Stored items
####################
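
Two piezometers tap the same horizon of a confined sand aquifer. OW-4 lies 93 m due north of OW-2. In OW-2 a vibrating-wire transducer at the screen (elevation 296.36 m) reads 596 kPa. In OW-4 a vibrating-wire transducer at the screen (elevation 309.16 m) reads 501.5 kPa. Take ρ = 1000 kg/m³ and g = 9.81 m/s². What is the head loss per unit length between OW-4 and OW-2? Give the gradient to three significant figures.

Pressure head at OW-2: ψ = P/(ρg) = 596×1000 / (1000 × 9.81) = 60.75 m.
Total head at OW-2: h = z + ψ = 296.36 + 60.75 = 357.11 m.
Pressure head at OW-4: ψ = P/(ρg) = 501.5×1000 / (1000 × 9.81) = 51.12 m.
Total head at OW-4: h = z + ψ = 309.16 + 51.12 = 360.28 m.
Head difference: h(OW-2) − h(OW-4) = 357.11 − 360.28 = -3.17 m.
Hydraulic gradient: i = |Δh| / L = 3.17 / 93 = 0.0341.

i ≈ 0.0341 m/m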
####################
◆ PROBLEM DESCRIPTION:
Would you return each entry exactly as it reads?

◆ EXERCISE SOLUTION:
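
Two piezometers tap the same horizon of a confined sand aquifer. OW-4 lies 93 m due north of OW-2. In OW-2 a vibrating-wire transducer at the screen (elevation 296.36 m) reads 596 kPa. In OW-4 a vibrating-wire transducer at the screen (elevation 309.16 m) reads 501.5 kPa. Take ρ = 1000 kg/m³ and g = 9.81 m/s². What is the head loss per unit length between OW-4 and OW-2? Give the gradient to three significant figures.

Pressure head at OW-2: ψ = P/(ρg) = 596×1000 / (1000 × 9.81) = 60.75 m.
Total head at OW-2: h = z + ψ = 296.36 + 60.75 = 357.11 m.
Pressure head at OW-4: ψ = P/(ρg) = 501.5×1000 / (1000 × 9.81) = 51.12 m.
Total head at OW-4: h = z + ψ = 309.16 + 51.12 = 360.28 m.
Head difference: h(OW-2) − h(OW-4) = 357.11 − 360.28 = -3.17 m.
Hydraulic gradient: i = |Δh| / L = 3.17 / 93 = 0.0341.

i ≈ 0.0341 m/m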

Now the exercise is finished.